TASK TO CARRY OUT – Once the line with "Take the ground" is found in the entries below, print it and each following line exactly, stopping after the line with "Find σ(𝒢). Recall"; print nothing else.

-- DATA LISTING follows --

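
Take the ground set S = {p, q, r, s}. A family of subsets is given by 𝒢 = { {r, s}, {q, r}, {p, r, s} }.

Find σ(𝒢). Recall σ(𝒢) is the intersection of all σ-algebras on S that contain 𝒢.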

-- DATA LISTING concluded --
-- DATA LISTING follows --

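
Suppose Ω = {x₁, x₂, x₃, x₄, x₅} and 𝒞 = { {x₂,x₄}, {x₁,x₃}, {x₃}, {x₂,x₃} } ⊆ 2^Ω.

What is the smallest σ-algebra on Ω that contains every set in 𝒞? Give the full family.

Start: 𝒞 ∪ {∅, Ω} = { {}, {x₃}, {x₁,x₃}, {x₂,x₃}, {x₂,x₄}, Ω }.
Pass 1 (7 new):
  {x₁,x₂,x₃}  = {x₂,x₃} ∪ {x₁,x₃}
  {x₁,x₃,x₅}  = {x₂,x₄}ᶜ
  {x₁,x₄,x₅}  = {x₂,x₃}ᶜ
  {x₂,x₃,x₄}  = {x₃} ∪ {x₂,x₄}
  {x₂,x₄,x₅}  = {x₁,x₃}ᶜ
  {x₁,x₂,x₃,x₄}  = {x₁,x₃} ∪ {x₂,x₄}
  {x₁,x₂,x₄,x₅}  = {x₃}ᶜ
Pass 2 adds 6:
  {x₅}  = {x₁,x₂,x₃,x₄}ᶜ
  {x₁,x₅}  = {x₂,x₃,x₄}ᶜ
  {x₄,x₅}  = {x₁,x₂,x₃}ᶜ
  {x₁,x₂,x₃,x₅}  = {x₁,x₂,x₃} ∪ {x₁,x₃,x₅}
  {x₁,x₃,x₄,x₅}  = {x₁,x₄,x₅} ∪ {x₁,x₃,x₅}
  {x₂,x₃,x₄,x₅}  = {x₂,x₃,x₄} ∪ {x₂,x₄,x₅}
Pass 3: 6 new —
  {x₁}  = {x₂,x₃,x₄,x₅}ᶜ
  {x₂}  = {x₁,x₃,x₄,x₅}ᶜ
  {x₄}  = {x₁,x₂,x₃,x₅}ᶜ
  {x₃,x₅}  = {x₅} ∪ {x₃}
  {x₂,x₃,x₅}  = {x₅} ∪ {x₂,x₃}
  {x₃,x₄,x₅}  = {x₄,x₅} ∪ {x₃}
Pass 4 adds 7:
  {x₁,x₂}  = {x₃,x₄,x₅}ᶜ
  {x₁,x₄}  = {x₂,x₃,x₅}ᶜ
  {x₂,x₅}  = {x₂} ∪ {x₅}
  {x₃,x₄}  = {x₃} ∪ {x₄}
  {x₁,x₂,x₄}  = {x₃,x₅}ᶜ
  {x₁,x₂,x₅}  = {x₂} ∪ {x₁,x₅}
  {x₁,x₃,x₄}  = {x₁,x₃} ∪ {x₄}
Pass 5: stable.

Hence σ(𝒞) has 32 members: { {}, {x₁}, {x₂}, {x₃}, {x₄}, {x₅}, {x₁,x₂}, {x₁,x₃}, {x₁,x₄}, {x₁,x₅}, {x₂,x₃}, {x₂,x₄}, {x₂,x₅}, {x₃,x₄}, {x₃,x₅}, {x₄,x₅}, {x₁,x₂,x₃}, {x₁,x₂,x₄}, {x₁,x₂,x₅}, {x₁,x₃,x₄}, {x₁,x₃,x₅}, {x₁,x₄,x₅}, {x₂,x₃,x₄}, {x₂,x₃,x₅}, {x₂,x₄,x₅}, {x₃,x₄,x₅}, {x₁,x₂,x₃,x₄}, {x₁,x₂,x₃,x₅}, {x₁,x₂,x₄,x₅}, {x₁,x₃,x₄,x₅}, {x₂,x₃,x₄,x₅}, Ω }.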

-- DATA LISTING concluded --

EXERCISE SOLUTION –
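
Take the ground set S = {p, q, r, s}. A family of subsets is given by 𝒢 = { {r, s}, {q, r}, {p, r, s} }.

Find σ(𝒢). Recall σ(𝒢) is the intersection of all σ-algebras on S that contain 𝒢.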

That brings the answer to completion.